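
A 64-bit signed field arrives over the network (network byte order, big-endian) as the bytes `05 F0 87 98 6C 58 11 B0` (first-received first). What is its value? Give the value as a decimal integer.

427991053322686896

In big-endian order the high byte comes first in memory.
The bytes are already most-significant first: 0x05F087986C5811B0.
0x05F087986C5811B0 = 427991053322686896.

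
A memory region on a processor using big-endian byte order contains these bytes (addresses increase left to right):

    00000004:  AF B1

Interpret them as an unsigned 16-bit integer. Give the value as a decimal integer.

44977

Big-endian stores the most-significant byte at the lowest address.
The bytes are already most-significant first: 0xAFB1.
0xAFB1 = 44977.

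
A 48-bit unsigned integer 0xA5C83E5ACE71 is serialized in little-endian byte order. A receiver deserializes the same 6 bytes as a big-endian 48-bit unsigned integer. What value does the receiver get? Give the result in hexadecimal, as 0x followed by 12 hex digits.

Stored little-endian, the bytes at ascending addresses are 71 CE 5A 3E C8 A5.
Read back as big-endian, the last byte is least significant, giving 0x71CE5A3EC8A5.

0x71CE5A3EC8A5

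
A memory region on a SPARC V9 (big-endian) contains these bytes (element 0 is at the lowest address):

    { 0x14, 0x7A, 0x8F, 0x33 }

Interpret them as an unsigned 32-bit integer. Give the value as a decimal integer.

Big-endian stores the most-significant byte at the lowest address.
The bytes are already most-significant first: 0x147A8F33.
0x147A8F33 = 343576371.

343576371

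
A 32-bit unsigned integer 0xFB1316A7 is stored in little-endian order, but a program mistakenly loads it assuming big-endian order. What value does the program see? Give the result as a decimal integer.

Stored little-endian, the bytes at ascending addresses are A7 16 13 FB.
Read back as big-endian, the last byte is least significant, giving 0xA71613FB.
0xA71613FB = 2803241979.

2803241979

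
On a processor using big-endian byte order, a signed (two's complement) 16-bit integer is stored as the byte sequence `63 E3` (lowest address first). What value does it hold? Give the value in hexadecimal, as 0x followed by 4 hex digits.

0x63E3

Big-endian: lowest address holds the most-significant byte.
The bytes are already most-significant first: 0x63E3.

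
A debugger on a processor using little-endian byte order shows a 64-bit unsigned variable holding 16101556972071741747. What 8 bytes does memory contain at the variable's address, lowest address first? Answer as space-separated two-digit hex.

33 E9 0C A3 C1 38 74 DF

16101556972071741747 in hexadecimal, padded to 64 bits, is 0xDF7438C1A30CE933.
Split into bytes (most-significant first): DF 74 38 C1 A3 0C E9 33.
Little-endian: lowest address holds the least-significant byte.
So at ascending addresses the bytes are 33 E9 0C A3 C1 38 74 DF.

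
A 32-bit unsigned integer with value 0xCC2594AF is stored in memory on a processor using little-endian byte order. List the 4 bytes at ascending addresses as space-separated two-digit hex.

AF 94 25 CC

Split into bytes (most-significant first): CC 25 94 AF.
Little-endian: lowest address holds the least-significant byte.
So at ascending addresses the bytes are AF 94 25 CC.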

** WORK ORDER **
When "contains" shows up in a line of the material, report that line.

** OUTPUT BELOW **
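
A memory region on a processor using big-endian byte order contains these bytes (addresses increase left to right):
A memory region on a SPARC V9 (big-endian) contains these bytes (element 0 is at the lowest address):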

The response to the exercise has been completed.